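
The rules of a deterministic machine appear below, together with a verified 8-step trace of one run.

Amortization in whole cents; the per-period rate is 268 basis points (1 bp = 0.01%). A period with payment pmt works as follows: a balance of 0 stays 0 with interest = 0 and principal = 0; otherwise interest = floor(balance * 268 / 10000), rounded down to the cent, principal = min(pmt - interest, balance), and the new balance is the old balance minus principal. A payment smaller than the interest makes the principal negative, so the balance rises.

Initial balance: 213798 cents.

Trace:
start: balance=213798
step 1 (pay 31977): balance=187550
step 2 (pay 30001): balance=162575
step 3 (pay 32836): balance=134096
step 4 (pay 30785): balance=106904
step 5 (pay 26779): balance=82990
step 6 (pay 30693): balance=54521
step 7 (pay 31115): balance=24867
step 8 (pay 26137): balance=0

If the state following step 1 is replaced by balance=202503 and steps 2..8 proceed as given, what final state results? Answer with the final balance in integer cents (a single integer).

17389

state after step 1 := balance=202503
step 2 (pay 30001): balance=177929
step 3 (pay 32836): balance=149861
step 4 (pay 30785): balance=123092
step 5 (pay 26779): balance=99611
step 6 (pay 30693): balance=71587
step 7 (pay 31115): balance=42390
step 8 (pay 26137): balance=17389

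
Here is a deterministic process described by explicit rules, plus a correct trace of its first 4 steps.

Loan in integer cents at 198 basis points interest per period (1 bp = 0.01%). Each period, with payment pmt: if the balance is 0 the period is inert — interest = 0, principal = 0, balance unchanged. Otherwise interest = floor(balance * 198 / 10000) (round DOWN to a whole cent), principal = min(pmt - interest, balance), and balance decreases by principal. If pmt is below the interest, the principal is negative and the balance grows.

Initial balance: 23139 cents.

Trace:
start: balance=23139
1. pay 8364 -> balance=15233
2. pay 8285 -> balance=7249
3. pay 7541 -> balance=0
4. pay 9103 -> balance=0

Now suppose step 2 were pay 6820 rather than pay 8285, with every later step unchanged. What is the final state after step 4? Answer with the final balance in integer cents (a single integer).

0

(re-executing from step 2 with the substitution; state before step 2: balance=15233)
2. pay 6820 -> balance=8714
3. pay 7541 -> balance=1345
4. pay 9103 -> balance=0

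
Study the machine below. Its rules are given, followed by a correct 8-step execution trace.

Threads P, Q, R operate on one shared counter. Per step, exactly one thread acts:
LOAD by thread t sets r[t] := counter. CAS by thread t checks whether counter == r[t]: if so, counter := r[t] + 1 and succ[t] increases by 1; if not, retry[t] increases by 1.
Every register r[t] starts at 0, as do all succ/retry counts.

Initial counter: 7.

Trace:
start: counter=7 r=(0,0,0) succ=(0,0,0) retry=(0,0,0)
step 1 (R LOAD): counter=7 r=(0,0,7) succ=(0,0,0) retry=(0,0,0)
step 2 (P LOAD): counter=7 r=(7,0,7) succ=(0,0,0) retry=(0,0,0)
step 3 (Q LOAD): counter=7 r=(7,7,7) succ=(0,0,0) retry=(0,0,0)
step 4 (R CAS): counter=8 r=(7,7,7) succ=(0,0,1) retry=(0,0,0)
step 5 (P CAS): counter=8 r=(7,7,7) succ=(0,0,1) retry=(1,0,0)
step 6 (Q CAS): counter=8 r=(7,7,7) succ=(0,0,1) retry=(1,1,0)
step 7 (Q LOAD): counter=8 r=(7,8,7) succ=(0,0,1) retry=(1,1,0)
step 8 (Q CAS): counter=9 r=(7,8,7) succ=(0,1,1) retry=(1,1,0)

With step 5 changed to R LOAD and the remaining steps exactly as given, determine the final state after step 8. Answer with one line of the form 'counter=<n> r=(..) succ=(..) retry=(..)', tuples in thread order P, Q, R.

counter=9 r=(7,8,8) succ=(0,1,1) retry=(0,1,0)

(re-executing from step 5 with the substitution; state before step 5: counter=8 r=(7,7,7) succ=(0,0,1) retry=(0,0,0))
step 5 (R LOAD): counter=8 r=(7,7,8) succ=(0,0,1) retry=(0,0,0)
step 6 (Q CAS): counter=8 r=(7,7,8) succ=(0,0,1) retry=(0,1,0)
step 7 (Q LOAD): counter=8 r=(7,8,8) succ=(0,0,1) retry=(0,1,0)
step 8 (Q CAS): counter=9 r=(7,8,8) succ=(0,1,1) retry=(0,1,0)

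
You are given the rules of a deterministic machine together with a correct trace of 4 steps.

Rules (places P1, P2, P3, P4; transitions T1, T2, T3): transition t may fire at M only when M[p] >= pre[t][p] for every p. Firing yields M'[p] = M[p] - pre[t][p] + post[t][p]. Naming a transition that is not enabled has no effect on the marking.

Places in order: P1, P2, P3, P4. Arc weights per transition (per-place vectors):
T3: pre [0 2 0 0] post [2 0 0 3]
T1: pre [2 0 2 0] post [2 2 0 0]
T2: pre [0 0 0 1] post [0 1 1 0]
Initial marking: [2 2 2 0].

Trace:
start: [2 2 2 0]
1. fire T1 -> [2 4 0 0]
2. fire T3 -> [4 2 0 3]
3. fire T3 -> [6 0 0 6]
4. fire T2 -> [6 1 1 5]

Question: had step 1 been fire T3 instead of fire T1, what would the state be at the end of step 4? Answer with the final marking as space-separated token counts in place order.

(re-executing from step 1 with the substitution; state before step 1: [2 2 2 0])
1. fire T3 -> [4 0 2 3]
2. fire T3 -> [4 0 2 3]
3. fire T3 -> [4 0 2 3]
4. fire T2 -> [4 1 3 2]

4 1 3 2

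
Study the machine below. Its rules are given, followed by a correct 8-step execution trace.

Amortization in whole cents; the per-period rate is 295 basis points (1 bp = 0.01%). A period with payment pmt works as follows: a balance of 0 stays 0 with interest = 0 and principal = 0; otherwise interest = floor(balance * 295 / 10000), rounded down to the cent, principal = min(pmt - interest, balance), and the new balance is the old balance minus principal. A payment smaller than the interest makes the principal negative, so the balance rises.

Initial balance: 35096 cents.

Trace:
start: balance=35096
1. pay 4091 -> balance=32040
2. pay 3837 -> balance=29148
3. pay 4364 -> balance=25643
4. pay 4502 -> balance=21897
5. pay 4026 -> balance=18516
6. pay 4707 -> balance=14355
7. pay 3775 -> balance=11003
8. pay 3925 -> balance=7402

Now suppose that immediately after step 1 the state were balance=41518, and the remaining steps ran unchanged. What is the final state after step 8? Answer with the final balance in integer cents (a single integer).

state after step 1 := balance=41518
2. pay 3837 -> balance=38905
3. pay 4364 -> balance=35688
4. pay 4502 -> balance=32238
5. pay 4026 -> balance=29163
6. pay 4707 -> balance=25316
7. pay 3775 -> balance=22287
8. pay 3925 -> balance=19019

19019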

■ ■ ■ ■

TO DO:
Copy the stretch of the records above that runs from the line with "Rules (places P1, P2, P3, P4;" through the line with "Places in order: P1, P2, P3, P4.". Both end lines belong in the copy, and nothing else does.

RESPONSE:
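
Rules (places P1, P2, P3, P4; transitions T1, T2, T3): transition t may fire at M only when M[p] >= pre[t][p] for every p. Firing yields M'[p] = M[p] - pre[t][p] + post[t][p]. Naming a transition that is not enabled has no effect on the marking.

Places in order: P1, P2, P3, P4. Arc weights per transition (per-place vectors):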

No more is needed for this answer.